▶ [Saved data entries]
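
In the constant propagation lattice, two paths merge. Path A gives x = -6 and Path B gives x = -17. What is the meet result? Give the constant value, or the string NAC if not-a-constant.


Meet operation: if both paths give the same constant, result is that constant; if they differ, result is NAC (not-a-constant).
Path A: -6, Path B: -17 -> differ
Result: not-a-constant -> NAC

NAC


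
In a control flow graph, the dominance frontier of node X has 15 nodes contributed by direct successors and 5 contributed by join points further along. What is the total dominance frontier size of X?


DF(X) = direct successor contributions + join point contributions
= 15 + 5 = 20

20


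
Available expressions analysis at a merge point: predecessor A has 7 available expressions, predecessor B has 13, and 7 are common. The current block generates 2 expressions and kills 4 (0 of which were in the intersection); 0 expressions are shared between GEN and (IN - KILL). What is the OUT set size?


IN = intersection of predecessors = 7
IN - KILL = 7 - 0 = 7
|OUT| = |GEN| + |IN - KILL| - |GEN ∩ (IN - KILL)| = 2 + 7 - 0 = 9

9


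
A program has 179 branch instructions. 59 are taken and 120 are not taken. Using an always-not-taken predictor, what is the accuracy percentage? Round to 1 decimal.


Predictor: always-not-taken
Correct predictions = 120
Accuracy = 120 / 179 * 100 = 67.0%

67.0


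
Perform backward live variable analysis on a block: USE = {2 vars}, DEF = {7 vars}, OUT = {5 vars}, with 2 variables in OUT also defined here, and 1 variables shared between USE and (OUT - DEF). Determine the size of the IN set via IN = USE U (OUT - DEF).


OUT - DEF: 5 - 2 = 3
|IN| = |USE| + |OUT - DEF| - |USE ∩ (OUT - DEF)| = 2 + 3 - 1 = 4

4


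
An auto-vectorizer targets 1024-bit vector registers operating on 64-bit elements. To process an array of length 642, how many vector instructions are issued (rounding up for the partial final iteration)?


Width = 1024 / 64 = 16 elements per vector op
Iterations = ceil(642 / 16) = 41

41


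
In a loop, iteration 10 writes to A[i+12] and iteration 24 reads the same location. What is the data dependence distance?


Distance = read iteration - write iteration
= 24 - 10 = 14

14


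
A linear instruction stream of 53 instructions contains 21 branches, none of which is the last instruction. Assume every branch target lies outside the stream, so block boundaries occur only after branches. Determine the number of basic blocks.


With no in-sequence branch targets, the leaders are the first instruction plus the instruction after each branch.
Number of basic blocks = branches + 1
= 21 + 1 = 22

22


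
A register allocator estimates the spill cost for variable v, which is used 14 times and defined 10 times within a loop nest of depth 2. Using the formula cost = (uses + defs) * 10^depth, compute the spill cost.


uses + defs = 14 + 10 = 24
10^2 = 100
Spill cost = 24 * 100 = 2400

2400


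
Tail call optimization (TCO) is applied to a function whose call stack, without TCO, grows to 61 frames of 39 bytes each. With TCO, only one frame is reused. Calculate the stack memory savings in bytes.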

▶ [Aim of the task] The answer is the data above, retyped exactly in full.

▶ [Your response]
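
In the constant propagation lattice, two paths merge. Path A gives x = -6 and Path B gives x = -17. What is the meet result? Give the constant value, or the string NAC if not-a-constant.


Meet operation: if both paths give the same constant, result is that constant; if they differ, result is NAC (not-a-constant).
Path A: -6, Path B: -17 -> differ
Result: not-a-constant -> NAC

NAC


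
In a control flow graph, the dominance frontier of node X has 15 nodes contributed by direct successors and 5 contributed by join points further along. What is the total dominance frontier size of X?


DF(X) = direct successor contributions + join point contributions
= 15 + 5 = 20

20


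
Available expressions analysis at a merge point: predecessor A has 7 available expressions, predecessor B has 13, and 7 are common. The current block generates 2 expressions and kills 4 (0 of which were in the intersection); 0 expressions are shared between GEN and (IN - KILL). What is the OUT set size?


IN = intersection of predecessors = 7
IN - KILL = 7 - 0 = 7
|OUT| = |GEN| + |IN - KILL| - |GEN ∩ (IN - KILL)| = 2 + 7 - 0 = 9

9


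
A program has 179 branch instructions. 59 are taken and 120 are not taken. Using an always-not-taken predictor, what is the accuracy percentage? Round to 1 decimal.


Predictor: always-not-taken
Correct predictions = 120
Accuracy = 120 / 179 * 100 = 67.0%

67.0


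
Perform backward live variable analysis on a block: USE = {2 vars}, DEF = {7 vars}, OUT = {5 vars}, with 2 variables in OUT also defined here, and 1 variables shared between USE and (OUT - DEF). Determine the size of the IN set via IN = USE U (OUT - DEF).


OUT - DEF: 5 - 2 = 3
|IN| = |USE| + |OUT - DEF| - |USE ∩ (OUT - DEF)| = 2 + 3 - 1 = 4

4


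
An auto-vectorizer targets 1024-bit vector registers operating on 64-bit elements. To process an array of length 642, how many vector instructions are issued (rounding up for the partial final iteration)?


Width = 1024 / 64 = 16 elements per vector op
Iterations = ceil(642 / 16) = 41

41


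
In a loop, iteration 10 writes to A[i+12] and iteration 24 reads the same location. What is the data dependence distance?


Distance = read iteration - write iteration
= 24 - 10 = 14

14


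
A linear instruction stream of 53 instructions contains 21 branches, none of which is the last instruction. Assume every branch target lies outside the stream, so block boundaries occur only after branches. Determine the number of basic blocks.


With no in-sequence branch targets, the leaders are the first instruction plus the instruction after each branch.
Number of basic blocks = branches + 1
= 21 + 1 = 22

22


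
A register allocator estimates the spill cost for variable v, which is used 14 times and defined 10 times within a loop nest of depth 2. Using the formula cost = (uses + defs) * 10^depth, compute the spill cost.


uses + defs = 14 + 10 = 24
10^2 = 100
Spill cost = 24 * 100 = 2400

2400


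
Tail call optimization (TCO) is applied to a function whose call stack, without TCO, grows to 61 frames of 39 bytes each. With TCO, only one frame is reused. Calculate the stack memory savings in bytes.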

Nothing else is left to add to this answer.